*** Data for this task Section Begins ***

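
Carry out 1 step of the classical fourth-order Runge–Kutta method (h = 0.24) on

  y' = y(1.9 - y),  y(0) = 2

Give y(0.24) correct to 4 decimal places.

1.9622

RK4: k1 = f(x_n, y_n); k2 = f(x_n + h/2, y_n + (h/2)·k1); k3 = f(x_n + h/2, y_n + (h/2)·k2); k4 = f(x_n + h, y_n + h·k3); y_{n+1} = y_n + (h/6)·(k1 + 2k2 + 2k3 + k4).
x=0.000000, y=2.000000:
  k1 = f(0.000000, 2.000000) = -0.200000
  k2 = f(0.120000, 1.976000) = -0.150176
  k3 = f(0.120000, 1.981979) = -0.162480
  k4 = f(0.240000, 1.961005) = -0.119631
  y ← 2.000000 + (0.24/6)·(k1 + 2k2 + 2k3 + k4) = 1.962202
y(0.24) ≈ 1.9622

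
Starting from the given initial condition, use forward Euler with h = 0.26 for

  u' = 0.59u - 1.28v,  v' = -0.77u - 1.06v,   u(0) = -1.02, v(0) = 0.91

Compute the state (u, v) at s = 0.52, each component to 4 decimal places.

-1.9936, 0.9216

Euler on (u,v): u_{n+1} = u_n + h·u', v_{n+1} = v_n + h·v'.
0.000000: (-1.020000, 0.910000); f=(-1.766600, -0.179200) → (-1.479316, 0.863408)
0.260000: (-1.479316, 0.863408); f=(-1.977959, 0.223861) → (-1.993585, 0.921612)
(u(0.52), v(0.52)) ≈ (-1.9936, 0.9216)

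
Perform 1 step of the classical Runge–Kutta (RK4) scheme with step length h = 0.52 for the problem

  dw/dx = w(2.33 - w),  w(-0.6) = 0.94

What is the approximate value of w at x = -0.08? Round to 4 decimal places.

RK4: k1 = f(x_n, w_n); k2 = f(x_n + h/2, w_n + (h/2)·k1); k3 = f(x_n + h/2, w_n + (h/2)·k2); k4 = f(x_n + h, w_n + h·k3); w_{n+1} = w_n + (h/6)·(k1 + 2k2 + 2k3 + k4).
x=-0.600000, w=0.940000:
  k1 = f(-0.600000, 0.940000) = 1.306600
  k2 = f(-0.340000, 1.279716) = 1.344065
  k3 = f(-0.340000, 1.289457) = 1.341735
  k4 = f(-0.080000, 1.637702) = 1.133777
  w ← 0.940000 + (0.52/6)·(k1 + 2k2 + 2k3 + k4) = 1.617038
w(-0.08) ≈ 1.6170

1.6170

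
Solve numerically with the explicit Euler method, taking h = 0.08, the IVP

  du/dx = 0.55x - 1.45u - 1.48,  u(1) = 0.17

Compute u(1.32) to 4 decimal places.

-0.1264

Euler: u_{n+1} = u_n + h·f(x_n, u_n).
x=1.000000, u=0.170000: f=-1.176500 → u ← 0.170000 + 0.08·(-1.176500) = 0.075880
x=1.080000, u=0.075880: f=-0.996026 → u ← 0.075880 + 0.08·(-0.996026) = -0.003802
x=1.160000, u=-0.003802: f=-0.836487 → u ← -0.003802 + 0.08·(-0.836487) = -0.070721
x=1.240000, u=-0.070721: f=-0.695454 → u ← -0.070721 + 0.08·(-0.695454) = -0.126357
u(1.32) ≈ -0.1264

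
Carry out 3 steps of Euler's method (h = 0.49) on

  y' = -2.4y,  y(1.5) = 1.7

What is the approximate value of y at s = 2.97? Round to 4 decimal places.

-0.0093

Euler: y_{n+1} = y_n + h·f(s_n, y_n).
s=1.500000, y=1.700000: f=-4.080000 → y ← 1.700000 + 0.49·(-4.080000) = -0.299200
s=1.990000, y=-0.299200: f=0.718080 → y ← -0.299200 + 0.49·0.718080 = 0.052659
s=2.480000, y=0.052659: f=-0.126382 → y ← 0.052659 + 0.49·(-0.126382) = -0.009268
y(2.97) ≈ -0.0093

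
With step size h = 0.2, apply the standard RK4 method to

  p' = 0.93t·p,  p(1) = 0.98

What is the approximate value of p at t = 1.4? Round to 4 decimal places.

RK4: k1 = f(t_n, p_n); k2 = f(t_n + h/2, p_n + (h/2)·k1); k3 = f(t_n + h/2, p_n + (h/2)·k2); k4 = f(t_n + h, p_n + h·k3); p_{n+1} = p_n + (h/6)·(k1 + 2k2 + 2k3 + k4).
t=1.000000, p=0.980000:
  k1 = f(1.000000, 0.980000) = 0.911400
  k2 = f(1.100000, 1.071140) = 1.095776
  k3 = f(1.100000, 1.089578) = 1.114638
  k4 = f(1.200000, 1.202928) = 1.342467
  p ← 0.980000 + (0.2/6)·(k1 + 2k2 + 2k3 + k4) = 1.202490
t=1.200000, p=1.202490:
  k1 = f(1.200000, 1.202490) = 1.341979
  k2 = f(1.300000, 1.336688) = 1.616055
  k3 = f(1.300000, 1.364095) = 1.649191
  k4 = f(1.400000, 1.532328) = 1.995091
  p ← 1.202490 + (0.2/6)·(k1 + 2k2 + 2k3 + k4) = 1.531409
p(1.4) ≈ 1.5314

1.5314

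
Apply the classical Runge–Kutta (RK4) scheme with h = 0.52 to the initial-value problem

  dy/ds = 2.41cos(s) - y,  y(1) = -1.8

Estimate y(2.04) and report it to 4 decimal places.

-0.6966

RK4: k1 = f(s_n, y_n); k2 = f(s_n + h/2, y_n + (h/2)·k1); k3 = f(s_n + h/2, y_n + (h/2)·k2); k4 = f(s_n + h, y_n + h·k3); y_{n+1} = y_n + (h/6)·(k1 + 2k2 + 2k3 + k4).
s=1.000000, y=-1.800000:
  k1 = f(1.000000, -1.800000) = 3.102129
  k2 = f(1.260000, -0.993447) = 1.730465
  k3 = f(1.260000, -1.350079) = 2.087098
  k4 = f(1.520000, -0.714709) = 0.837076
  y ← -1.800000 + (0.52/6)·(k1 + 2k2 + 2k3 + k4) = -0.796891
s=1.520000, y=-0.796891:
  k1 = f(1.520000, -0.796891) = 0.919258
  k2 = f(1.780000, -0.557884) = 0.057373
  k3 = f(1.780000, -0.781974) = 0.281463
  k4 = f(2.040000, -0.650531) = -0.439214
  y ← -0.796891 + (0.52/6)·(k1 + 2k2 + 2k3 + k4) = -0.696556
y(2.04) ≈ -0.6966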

*** Data for this task Section Ends ***

• Exercise description: Starting with the line with "Perform 1 step" above and going on through the line with "y(1.5) = 1.7", transcribe every line exactly, both ends included, and add nothing.

• Completed exercise:
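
Perform 1 step of the classical Runge–Kutta (RK4) scheme with step length h = 0.52 for the problem

  dw/dx = w(2.33 - w),  w(-0.6) = 0.94

What is the approximate value of w at x = -0.08? Round to 4 decimal places.

RK4: k1 = f(x_n, w_n); k2 = f(x_n + h/2, w_n + (h/2)·k1); k3 = f(x_n + h/2, w_n + (h/2)·k2); k4 = f(x_n + h, w_n + h·k3); w_{n+1} = w_n + (h/6)·(k1 + 2k2 + 2k3 + k4).
x=-0.600000, w=0.940000:
  k1 = f(-0.600000, 0.940000) = 1.306600
  k2 = f(-0.340000, 1.279716) = 1.344065
  k3 = f(-0.340000, 1.289457) = 1.341735
  k4 = f(-0.080000, 1.637702) = 1.133777
  w ← 0.940000 + (0.52/6)·(k1 + 2k2 + 2k3 + k4) = 1.617038
w(-0.08) ≈ 1.6170

1.6170

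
Solve numerically with the explicit Euler method, taking h = 0.08, the IVP

  du/dx = 0.55x - 1.45u - 1.48,  u(1) = 0.17

Compute u(1.32) to 4 decimal places.

-0.1264

Euler: u_{n+1} = u_n + h·f(x_n, u_n).
x=1.000000, u=0.170000: f=-1.176500 → u ← 0.170000 + 0.08·(-1.176500) = 0.075880
x=1.080000, u=0.075880: f=-0.996026 → u ← 0.075880 + 0.08·(-0.996026) = -0.003802
x=1.160000, u=-0.003802: f=-0.836487 → u ← -0.003802 + 0.08·(-0.836487) = -0.070721
x=1.240000, u=-0.070721: f=-0.695454 → u ← -0.070721 + 0.08·(-0.695454) = -0.126357
u(1.32) ≈ -0.1264

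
Carry out 3 steps of Euler's method (h = 0.49) on

  y' = -2.4y,  y(1.5) = 1.7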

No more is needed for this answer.